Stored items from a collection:
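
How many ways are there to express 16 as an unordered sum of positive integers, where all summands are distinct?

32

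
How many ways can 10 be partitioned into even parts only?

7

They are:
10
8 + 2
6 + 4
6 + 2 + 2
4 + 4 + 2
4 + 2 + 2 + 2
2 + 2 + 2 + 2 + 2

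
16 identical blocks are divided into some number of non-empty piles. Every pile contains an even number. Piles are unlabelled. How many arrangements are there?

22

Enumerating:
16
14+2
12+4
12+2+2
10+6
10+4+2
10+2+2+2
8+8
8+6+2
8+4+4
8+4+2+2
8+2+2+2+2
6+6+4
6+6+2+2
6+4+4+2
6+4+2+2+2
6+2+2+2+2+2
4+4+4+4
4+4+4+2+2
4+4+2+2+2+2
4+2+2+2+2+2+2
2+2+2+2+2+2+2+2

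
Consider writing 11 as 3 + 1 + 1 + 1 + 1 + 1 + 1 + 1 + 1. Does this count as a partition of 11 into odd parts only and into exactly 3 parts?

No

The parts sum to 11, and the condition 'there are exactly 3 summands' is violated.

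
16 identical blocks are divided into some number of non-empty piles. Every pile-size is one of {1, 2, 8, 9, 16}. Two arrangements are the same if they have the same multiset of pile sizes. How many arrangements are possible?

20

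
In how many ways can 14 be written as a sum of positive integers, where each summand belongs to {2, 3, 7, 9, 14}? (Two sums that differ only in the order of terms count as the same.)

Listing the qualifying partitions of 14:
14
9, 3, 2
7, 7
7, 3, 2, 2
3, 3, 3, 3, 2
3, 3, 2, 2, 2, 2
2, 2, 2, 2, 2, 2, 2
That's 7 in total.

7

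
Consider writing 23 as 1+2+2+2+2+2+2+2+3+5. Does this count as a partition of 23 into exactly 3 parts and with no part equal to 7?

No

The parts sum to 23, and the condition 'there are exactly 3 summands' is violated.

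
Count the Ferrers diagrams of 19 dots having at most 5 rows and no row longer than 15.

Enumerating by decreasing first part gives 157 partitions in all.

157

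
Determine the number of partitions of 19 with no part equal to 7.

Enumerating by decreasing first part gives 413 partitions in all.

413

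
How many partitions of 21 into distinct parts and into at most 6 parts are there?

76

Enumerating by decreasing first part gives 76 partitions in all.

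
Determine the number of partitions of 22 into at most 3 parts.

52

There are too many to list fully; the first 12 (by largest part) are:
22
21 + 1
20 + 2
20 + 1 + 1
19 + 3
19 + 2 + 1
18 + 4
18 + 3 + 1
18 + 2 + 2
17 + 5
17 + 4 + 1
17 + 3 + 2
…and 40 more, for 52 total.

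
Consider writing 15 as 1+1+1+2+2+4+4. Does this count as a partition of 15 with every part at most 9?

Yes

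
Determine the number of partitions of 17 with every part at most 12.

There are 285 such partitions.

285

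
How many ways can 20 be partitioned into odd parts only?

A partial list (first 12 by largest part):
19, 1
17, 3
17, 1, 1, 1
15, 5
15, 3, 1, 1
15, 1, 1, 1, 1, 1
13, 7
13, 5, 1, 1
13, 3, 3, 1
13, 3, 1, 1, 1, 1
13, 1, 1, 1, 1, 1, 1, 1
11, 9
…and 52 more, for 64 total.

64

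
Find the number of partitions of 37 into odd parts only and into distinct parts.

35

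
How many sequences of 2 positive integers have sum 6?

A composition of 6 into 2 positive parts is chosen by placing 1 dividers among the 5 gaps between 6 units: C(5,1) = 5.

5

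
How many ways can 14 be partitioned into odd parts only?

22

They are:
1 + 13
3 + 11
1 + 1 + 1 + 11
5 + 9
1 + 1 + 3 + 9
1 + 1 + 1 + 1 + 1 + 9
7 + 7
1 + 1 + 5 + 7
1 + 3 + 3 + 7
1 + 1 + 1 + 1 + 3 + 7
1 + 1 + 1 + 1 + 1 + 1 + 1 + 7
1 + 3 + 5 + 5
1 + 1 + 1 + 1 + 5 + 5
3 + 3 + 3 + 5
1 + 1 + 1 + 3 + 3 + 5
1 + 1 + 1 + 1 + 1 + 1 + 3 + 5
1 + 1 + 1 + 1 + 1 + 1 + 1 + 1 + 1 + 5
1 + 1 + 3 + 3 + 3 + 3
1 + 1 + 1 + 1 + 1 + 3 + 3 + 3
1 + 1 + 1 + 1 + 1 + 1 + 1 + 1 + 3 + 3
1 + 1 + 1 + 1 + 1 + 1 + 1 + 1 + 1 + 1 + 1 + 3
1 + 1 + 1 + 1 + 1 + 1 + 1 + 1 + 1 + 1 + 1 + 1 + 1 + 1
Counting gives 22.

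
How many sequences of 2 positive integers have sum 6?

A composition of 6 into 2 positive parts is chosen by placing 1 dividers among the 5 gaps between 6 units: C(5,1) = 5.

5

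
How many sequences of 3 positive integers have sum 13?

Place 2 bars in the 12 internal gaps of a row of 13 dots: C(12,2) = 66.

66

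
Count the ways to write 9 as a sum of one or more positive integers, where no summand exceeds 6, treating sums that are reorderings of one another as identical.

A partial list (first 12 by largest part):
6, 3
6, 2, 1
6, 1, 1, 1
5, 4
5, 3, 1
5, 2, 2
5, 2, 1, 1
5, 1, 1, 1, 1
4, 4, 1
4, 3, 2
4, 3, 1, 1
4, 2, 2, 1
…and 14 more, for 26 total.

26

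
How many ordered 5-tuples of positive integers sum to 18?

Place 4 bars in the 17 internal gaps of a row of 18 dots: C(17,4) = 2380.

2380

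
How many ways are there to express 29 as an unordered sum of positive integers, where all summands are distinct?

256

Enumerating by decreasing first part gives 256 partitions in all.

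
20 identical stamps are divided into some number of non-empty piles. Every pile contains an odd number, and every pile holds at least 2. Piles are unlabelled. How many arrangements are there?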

Problem to work on:
No line may be left out; the records are to be transcribed in full.

Solution below:
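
How many ways are there to express 16 as an unordered sum of positive integers, where all summands are distinct?

32

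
How many ways can 10 be partitioned into even parts only?

7

They are:
10
8 + 2
6 + 4
6 + 2 + 2
4 + 4 + 2
4 + 2 + 2 + 2
2 + 2 + 2 + 2 + 2

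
16 identical blocks are divided into some number of non-empty piles. Every pile contains an even number. Piles are unlabelled. How many arrangements are there?

22

Enumerating:
16
14+2
12+4
12+2+2
10+6
10+4+2
10+2+2+2
8+8
8+6+2
8+4+4
8+4+2+2
8+2+2+2+2
6+6+4
6+6+2+2
6+4+4+2
6+4+2+2+2
6+2+2+2+2+2
4+4+4+4
4+4+4+2+2
4+4+2+2+2+2
4+2+2+2+2+2+2
2+2+2+2+2+2+2+2

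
Consider writing 11 as 3 + 1 + 1 + 1 + 1 + 1 + 1 + 1 + 1. Does this count as a partition of 11 into odd parts only and into exactly 3 parts?

No

The parts sum to 11, and the condition 'there are exactly 3 summands' is violated.

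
16 identical blocks are divided into some number of non-empty piles. Every pile-size is one of {1, 2, 8, 9, 16}. Two arrangements are the same if they have the same multiset of pile sizes. How many arrangements are possible?

20

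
In how many ways can 14 be written as a sum of positive integers, where each summand belongs to {2, 3, 7, 9, 14}? (Two sums that differ only in the order of terms count as the same.)

Listing the qualifying partitions of 14:
14
9, 3, 2
7, 7
7, 3, 2, 2
3, 3, 3, 3, 2
3, 3, 2, 2, 2, 2
2, 2, 2, 2, 2, 2, 2
That's 7 in total.

7

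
Consider writing 23 as 1+2+2+2+2+2+2+2+3+5. Does this count as a partition of 23 into exactly 3 parts and with no part equal to 7?

No

The parts sum to 23, and the condition 'there are exactly 3 summands' is violated.

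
Count the Ferrers diagrams of 19 dots having at most 5 rows and no row longer than 15.

Enumerating by decreasing first part gives 157 partitions in all.

157

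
Determine the number of partitions of 19 with no part equal to 7.

Enumerating by decreasing first part gives 413 partitions in all.

413

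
How many partitions of 21 into distinct parts and into at most 6 parts are there?

76

Enumerating by decreasing first part gives 76 partitions in all.

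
Determine the number of partitions of 22 into at most 3 parts.

52

There are too many to list fully; the first 12 (by largest part) are:
22
21 + 1
20 + 2
20 + 1 + 1
19 + 3
19 + 2 + 1
18 + 4
18 + 3 + 1
18 + 2 + 2
17 + 5
17 + 4 + 1
17 + 3 + 2
…and 40 more, for 52 total.

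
Consider writing 15 as 1+1+1+2+2+4+4. Does this count as a partition of 15 with every part at most 9?

Yes

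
Determine the number of partitions of 17 with every part at most 12.

There are 285 such partitions.

285

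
How many ways can 20 be partitioned into odd parts only?

A partial list (first 12 by largest part):
19, 1
17, 3
17, 1, 1, 1
15, 5
15, 3, 1, 1
15, 1, 1, 1, 1, 1
13, 7
13, 5, 1, 1
13, 3, 3, 1
13, 3, 1, 1, 1, 1
13, 1, 1, 1, 1, 1, 1, 1
11, 9
…and 52 more, for 64 total.

64

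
Find the number of partitions of 37 into odd parts only and into distinct parts.

35

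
How many sequences of 2 positive integers have sum 6?

A composition of 6 into 2 positive parts is chosen by placing 1 dividers among the 5 gaps between 6 units: C(5,1) = 5.

5

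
How many ways can 14 be partitioned into odd parts only?

22

They are:
1 + 13
3 + 11
1 + 1 + 1 + 11
5 + 9
1 + 1 + 3 + 9
1 + 1 + 1 + 1 + 1 + 9
7 + 7
1 + 1 + 5 + 7
1 + 3 + 3 + 7
1 + 1 + 1 + 1 + 3 + 7
1 + 1 + 1 + 1 + 1 + 1 + 1 + 7
1 + 3 + 5 + 5
1 + 1 + 1 + 1 + 5 + 5
3 + 3 + 3 + 5
1 + 1 + 1 + 3 + 3 + 5
1 + 1 + 1 + 1 + 1 + 1 + 3 + 5
1 + 1 + 1 + 1 + 1 + 1 + 1 + 1 + 1 + 5
1 + 1 + 3 + 3 + 3 + 3
1 + 1 + 1 + 1 + 1 + 3 + 3 + 3
1 + 1 + 1 + 1 + 1 + 1 + 1 + 1 + 3 + 3
1 + 1 + 1 + 1 + 1 + 1 + 1 + 1 + 1 + 1 + 1 + 3
1 + 1 + 1 + 1 + 1 + 1 + 1 + 1 + 1 + 1 + 1 + 1 + 1 + 1
Counting gives 22.

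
How many sequences of 2 positive integers have sum 6?

A composition of 6 into 2 positive parts is chosen by placing 1 dividers among the 5 gaps between 6 units: C(5,1) = 5.

5

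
How many sequences of 3 positive integers have sum 13?

Place 2 bars in the 12 internal gaps of a row of 13 dots: C(12,2) = 66.

66

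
Count the ways to write 9 as a sum of one or more positive integers, where no summand exceeds 6, treating sums that are reorderings of one another as identical.

A partial list (first 12 by largest part):
6, 3
6, 2, 1
6, 1, 1, 1
5, 4
5, 3, 1
5, 2, 2
5, 2, 1, 1
5, 1, 1, 1, 1
4, 4, 1
4, 3, 2
4, 3, 1, 1
4, 2, 2, 1
…and 14 more, for 26 total.

26

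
How many ordered 5-tuples of positive integers sum to 18?

Place 4 bars in the 17 internal gaps of a row of 18 dots: C(17,4) = 2380.

2380

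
How many ways are there to express 29 as an unordered sum of positive integers, where all summands are distinct?

256

Enumerating by decreasing first part gives 256 partitions in all.

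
20 identical stamps are divided into some number of non-empty piles. Every pile contains an odd number, and every pile holds at least 2. Piles are unlabelled. How many arrangements are there?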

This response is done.